PROBLEM DESCRIPTION - For the listing below, output exactly the lines from the line with "For edges i = 0" up to and including the line with "V_3 = (2.11, 1.43)", and no other lines.

DATASET ENTRIES -

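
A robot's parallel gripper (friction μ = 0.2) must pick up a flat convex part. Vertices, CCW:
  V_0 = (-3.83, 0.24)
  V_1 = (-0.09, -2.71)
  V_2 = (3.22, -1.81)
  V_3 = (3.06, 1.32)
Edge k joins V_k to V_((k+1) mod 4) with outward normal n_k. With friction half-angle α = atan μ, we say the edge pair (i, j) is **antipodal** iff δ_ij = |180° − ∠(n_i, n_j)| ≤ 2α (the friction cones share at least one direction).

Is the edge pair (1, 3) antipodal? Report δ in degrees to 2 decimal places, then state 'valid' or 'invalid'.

α = atan 0.2 = 11.31°;  2α = 22.62°
edge 1: e_1 = (+3.31, +0.90);  n_1 = (+0.2624, -0.9650)
edge 3: e_3 = (-6.89, -1.08);  n_3 = (-0.1549, +0.9879)
∠(n_1, n_3) = 173.70°
δ = |180° − 173.70°| = 6.30°
6.30° ≤ 2α = 22.62°  →  valid

δ = 6.30°, valid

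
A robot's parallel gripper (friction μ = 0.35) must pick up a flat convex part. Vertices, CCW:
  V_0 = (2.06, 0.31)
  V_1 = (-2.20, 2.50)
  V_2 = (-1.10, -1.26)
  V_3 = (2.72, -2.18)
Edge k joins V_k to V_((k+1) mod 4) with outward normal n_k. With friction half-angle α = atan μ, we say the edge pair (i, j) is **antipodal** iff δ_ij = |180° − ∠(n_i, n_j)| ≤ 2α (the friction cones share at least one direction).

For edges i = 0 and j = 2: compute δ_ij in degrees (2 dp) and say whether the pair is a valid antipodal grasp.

δ = 13.67°, valid

α = atan 0.35 = 19.29°;  2α = 38.58°
edge 0: e_0 = (-4.26, +2.19);  n_0 = (+0.4572, +0.8894)
edge 2: e_2 = (+3.82, -0.92);  n_2 = (-0.2341, -0.9722)
∠(n_0, n_2) = 166.33°
δ = |180° − 166.33°| = 13.67°
13.67° ≤ 2α = 38.58°  →  valid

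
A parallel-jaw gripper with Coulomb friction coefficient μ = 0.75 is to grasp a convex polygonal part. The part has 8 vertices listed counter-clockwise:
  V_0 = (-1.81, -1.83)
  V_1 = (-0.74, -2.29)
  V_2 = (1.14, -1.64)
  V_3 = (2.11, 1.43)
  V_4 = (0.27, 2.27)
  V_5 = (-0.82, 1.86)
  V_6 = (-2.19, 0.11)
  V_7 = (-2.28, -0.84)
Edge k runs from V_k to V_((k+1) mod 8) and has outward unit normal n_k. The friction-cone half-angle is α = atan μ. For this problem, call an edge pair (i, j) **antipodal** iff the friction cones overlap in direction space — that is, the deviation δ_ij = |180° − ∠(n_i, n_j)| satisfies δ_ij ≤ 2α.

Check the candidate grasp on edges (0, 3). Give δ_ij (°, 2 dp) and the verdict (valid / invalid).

α = atan 0.75 = 36.87°;  2α = 73.74°
edge 0: e_0 = (+1.07, -0.46);  n_0 = (-0.3950, -0.9187)
edge 3: e_3 = (-1.84, +0.84);  n_3 = (+0.4153, +0.9097)
∠(n_0, n_3) = 178.73°
δ = |180° − 178.73°| = 1.27°
1.27° ≤ 2α = 73.74°  →  valid

δ = 1.27°, valid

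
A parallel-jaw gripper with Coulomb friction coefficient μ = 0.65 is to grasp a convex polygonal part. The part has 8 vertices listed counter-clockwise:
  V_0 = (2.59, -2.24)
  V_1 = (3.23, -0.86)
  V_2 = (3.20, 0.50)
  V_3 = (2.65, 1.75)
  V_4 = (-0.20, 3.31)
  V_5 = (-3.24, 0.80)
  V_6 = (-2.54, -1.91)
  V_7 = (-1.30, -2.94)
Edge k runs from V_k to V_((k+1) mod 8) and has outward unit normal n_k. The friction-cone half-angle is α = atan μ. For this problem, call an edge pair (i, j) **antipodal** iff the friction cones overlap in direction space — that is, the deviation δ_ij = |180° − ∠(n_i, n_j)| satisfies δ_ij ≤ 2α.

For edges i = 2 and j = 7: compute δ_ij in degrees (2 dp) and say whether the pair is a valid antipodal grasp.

δ = 76.45°, invalid

α = atan 0.65 = 33.02°;  2α = 66.05°
edge 2: e_2 = (-0.55, +1.25);  n_2 = (+0.9153, +0.4027)
edge 7: e_7 = (+3.89, +0.70);  n_7 = (+0.1771, -0.9842)
∠(n_2, n_7) = 103.55°
δ = |180° − 103.55°| = 76.45°
76.45° > 2α = 66.05°  →  invalid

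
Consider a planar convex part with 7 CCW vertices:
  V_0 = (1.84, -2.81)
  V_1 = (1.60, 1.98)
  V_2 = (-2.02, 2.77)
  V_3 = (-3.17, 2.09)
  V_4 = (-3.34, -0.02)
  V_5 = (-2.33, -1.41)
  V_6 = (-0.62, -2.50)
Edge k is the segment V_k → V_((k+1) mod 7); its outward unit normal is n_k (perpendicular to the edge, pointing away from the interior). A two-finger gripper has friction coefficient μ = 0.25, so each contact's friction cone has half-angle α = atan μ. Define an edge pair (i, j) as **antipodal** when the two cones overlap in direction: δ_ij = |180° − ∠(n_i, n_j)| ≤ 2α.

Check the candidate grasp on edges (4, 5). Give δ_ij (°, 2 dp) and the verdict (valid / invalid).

δ = 158.52°, invalid

α = atan 0.25 = 14.04°;  2α = 28.07°
edge 4: e_4 = (+1.01, -1.39);  n_4 = (-0.8090, -0.5878)
edge 5: e_5 = (+1.71, -1.09);  n_5 = (-0.5375, -0.8433)
∠(n_4, n_5) = 21.48°
δ = |180° − 21.48°| = 158.52°
158.52° > 2α = 28.07°  →  invalid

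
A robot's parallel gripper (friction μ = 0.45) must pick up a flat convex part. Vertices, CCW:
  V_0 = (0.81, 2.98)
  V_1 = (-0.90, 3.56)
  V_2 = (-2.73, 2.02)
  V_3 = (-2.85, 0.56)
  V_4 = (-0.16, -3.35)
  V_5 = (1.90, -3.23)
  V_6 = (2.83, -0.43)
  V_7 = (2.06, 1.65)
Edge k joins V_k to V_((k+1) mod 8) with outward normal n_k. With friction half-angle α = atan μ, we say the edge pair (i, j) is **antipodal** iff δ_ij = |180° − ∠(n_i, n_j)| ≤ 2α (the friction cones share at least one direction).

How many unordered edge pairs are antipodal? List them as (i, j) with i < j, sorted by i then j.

count = 9; pairs: (0,3), (0,4), (1,4), (1,5), (2,5), (2,6), (2,7), (3,6), (3,7)

α = atan 0.45 = 24.23°;  2α = 48.46°
n_0 = (+0.3212, +0.9470)
n_1 = (-0.6439, +0.7651)
n_2 = (-0.9966, +0.0819)
n_3 = (-0.8239, -0.5668)
n_4 = (+0.0582, -0.9983)
n_5 = (+0.9490, -0.3152)
n_6 = (+0.9378, +0.3472)
n_7 = (+0.7287, +0.6849)
  (0,1): δ = 121.18°  ·
  (0,2): δ = 75.96°  ·
  (0,3): δ = 36.74°  ✓
  (0,4): δ = 22.07°  ✓
  (0,5): δ = 90.36°  ·
  (0,6): δ = 129.05°  ·
  (0,7): δ = 151.96°  ·
  (1,2): δ = 134.78°  ·
  (1,3): δ = 95.55°  ·
  (1,4): δ = 36.75°  ✓
  (1,5): δ = 31.54°  ✓
  (1,6): δ = 70.23°  ·
  (1,7): δ = 93.14°  ·
  (2,3): δ = 140.77°  ·
  (2,4): δ = 81.97°  ·
  (2,5): δ = 13.67°  ✓
  (2,6): δ = 25.01°  ✓
  (2,7): δ = 47.92°  ✓
  (3,4): δ = 121.19°  ·
  (3,5): δ = 52.90°  ·
  (3,6): δ = 14.21°  ✓
  (3,7): δ = 8.70°  ✓
  (4,5): δ = 111.71°  ·
  (4,6): δ = 73.02°  ·
  (4,7): δ = 50.11°  ·
  (5,6): δ = 141.31°  ·
  (5,7): δ = 118.40°  ·
  (6,7): δ = 157.09°  ·
antipodal pairs: 9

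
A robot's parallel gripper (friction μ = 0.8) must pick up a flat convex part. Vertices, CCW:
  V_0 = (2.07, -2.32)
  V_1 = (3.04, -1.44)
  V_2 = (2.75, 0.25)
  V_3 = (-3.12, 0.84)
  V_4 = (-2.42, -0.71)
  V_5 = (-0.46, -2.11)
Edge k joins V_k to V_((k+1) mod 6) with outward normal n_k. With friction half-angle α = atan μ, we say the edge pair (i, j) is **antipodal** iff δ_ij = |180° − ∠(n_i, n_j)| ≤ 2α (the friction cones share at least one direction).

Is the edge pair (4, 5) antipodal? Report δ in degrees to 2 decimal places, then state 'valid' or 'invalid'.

α = atan 0.8 = 38.66°;  2α = 77.32°
edge 4: e_4 = (+1.96, -1.40);  n_4 = (-0.5812, -0.8137)
edge 5: e_5 = (+2.53, -0.21);  n_5 = (-0.0827, -0.9966)
∠(n_4, n_5) = 30.79°
δ = |180° − 30.79°| = 149.21°
149.21° > 2α = 77.32°  →  invalid

δ = 149.21°, invalid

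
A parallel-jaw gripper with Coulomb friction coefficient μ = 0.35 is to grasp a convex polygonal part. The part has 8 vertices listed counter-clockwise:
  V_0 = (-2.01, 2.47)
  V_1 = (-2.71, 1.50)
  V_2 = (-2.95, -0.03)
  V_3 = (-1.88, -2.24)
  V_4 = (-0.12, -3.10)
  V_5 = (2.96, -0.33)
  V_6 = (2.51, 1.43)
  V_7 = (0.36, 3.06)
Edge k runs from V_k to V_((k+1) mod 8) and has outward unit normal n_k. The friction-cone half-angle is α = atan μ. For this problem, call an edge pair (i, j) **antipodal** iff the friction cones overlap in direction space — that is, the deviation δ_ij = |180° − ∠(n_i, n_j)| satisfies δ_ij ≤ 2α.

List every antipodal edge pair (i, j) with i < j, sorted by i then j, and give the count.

α = atan 0.35 = 19.29°;  2α = 38.58°
n_0 = (-0.8109, +0.5852)
n_1 = (-0.9879, +0.1550)
n_2 = (-0.9001, -0.4358)
n_3 = (-0.4390, -0.8985)
n_4 = (+0.6687, -0.7435)
n_5 = (+0.9688, +0.2477)
n_6 = (+0.6041, +0.7969)
n_7 = (-0.2416, +0.9704)
  (0,1): δ = 153.10°  ·
  (0,2): δ = 118.35°  ·
  (0,3): δ = 80.23°  ·
  (0,4): δ = 12.22°  ✓
  (0,5): δ = 50.16°  ·
  (0,6): δ = 88.65°  ·
  (0,7): δ = 139.80°  ·
  (1,2): δ = 145.25°  ·
  (1,3): δ = 107.13°  ·
  (1,4): δ = 39.12°  ·
  (1,5): δ = 23.26°  ✓
  (1,6): δ = 61.75°  ·
  (1,7): δ = 112.89°  ·
  (2,3): δ = 141.88°  ·
  (2,4): δ = 73.87°  ·
  (2,5): δ = 11.49°  ✓
  (2,6): δ = 27.00°  ✓
  (2,7): δ = 78.14°  ·
  (3,4): δ = 111.99°  ·
  (3,5): δ = 49.62°  ·
  (3,6): δ = 11.13°  ✓
  (3,7): δ = 40.02°  ·
  (4,5): δ = 117.62°  ·
  (4,6): δ = 79.13°  ·
  (4,7): δ = 27.99°  ✓
  (5,6): δ = 141.51°  ·
  (5,7): δ = 90.36°  ·
  (6,7): δ = 128.85°  ·
antipodal pairs: 6

count = 6; pairs: (0,4), (1,5), (2,5), (2,6), (3,6), (4,7)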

FINISHED EXERCISE -
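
For edges i = 0 and j = 2: compute δ_ij in degrees (2 dp) and say whether the pair is a valid antipodal grasp.

δ = 13.67°, valid

α = atan 0.35 = 19.29°;  2α = 38.58°
edge 0: e_0 = (-4.26, +2.19);  n_0 = (+0.4572, +0.8894)
edge 2: e_2 = (+3.82, -0.92);  n_2 = (-0.2341, -0.9722)
∠(n_0, n_2) = 166.33°
δ = |180° − 166.33°| = 13.67°
13.67° ≤ 2α = 38.58°  →  valid

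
A parallel-jaw gripper with Coulomb friction coefficient μ = 0.75 is to grasp a convex polygonal part. The part has 8 vertices listed counter-clockwise:
  V_0 = (-1.81, -1.83)
  V_1 = (-0.74, -2.29)
  V_2 = (1.14, -1.64)
  V_3 = (2.11, 1.43)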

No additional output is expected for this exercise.